━━━ Records supplied

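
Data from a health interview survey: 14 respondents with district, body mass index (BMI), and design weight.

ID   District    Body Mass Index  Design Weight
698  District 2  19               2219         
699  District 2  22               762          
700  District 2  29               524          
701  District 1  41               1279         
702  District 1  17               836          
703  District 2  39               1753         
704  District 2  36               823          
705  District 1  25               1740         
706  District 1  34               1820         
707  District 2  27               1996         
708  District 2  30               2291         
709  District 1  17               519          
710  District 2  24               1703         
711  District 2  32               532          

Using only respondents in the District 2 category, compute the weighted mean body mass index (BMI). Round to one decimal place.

28.0

District 2 rows: 698, 699, 700, 703, 704, 707, 708, 710, 711
Weighted sum = 352634
Sum of weights = 2219 + 762 + 524 + 1753 + 823 + 1996 + 2291 + 1703 + 532 = 12603
Weighted mean = 352634 / 12603 = 27.980163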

━━━━━━

Work task -> Output all entries exactly as given above.

Solution to this problem ->
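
Data from a health interview survey: 14 respondents with district, body mass index (BMI), and design weight.

ID   District    Body Mass Index  Design Weight
698  District 2  19               2219         
699  District 2  22               762          
700  District 2  29               524          
701  District 1  41               1279         
702  District 1  17               836          
703  District 2  39               1753         
704  District 2  36               823          
705  District 1  25               1740         
706  District 1  34               1820         
707  District 2  27               1996         
708  District 2  30               2291         
709  District 1  17               519          
710  District 2  24               1703         
711  District 2  32               532          

Using only respondents in the District 2 category, compute the weighted mean body mass index (BMI). Round to one decimal place.

28.0

District 2 rows: 698, 699, 700, 703, 704, 707, 708, 710, 711
Weighted sum = 352634
Sum of weights = 2219 + 762 + 524 + 1753 + 823 + 1996 + 2291 + 1703 + 532 = 12603
Weighted mean = 352634 / 12603 = 27.980163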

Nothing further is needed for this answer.